» **Problem to work on**: Only one stretch of the data below should be repeated: the lines from the line containing "[9, 10, -3, -6]" through the line containing "Conventions: rows and", inclusive, exactly as they are.

Records excerpted from a collection
☆ ☆ ☆ ☆

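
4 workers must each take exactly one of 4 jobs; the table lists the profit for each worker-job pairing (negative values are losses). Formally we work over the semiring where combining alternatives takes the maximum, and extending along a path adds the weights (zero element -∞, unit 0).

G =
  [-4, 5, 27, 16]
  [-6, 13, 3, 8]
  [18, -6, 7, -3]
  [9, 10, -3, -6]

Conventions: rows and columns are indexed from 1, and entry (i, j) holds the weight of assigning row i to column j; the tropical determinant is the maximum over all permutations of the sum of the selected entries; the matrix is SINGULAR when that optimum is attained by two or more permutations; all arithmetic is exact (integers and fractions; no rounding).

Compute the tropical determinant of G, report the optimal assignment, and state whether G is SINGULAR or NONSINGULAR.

σ = (1, 2, 3, 4): (-4) + 13 + 7 + (-6) = 10
σ = (1, 2, 4, 3): (-4) + 13 + (-3) + (-3) = 3
σ = (1, 3, 2, 4): (-4) + 3 + (-6) + (-6) = -13
σ = (1, 3, 4, 2): (-4) + 3 + (-3) + 10 = 6
σ = (1, 4, 2, 3): (-4) + 8 + (-6) + (-3) = -5
σ = (1, 4, 3, 2): (-4) + 8 + 7 + 10 = 21
σ = (2, 1, 3, 4): 5 + (-6) + 7 + (-6) = 0
σ = (2, 1, 4, 3): 5 + (-6) + (-3) + (-3) = -7
σ = (2, 3, 1, 4): 5 + 3 + 18 + (-6) = 20
σ = (2, 3, 4, 1): 5 + 3 + (-3) + 9 = 14
σ = (2, 4, 1, 3): 5 + 8 + 18 + (-3) = 28
σ = (2, 4, 3, 1): 5 + 8 + 7 + 9 = 29
σ = (3, 1, 2, 4): 27 + (-6) + (-6) + (-6) = 9
σ = (3, 1, 4, 2): 27 + (-6) + (-3) + 10 = 28
σ = (3, 2, 1, 4): 27 + 13 + 18 + (-6) = 52
σ = (3, 2, 4, 1): 27 + 13 + (-3) + 9 = 46
σ = (3, 4, 1, 2): 27 + 8 + 18 + 10 = 63
σ = (3, 4, 2, 1): 27 + 8 + (-6) + 9 = 38
σ = (4, 1, 2, 3): 16 + (-6) + (-6) + (-3) = 1
σ = (4, 1, 3, 2): 16 + (-6) + 7 + 10 = 27
σ = (4, 2, 1, 3): 16 + 13 + 18 + (-3) = 44
σ = (4, 2, 3, 1): 16 + 13 + 7 + 9 = 45
σ = (4, 3, 1, 2): 16 + 3 + 18 + 10 = 47
σ = (4, 3, 2, 1): 16 + 3 + (-6) + 9 = 22
Optimal value attained by: σ = (3, 4, 1, 2).
Answer: det⊕(G) = 63; verdict: NONSINGULAR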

☆ ☆ ☆ ☆

» **Result of the exercise**:
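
  [9, 10, -3, -6]

Conventions: rows and columns are indexed from 1, and entry (i, j) holds the weight of assigning row i to column j; the tropical determinant is the maximum over all permutations of the sum of the selected entries; the matrix is SINGULAR when that optimum is attained by two or more permutations; all arithmetic is exact (integers and fractions; no rounding).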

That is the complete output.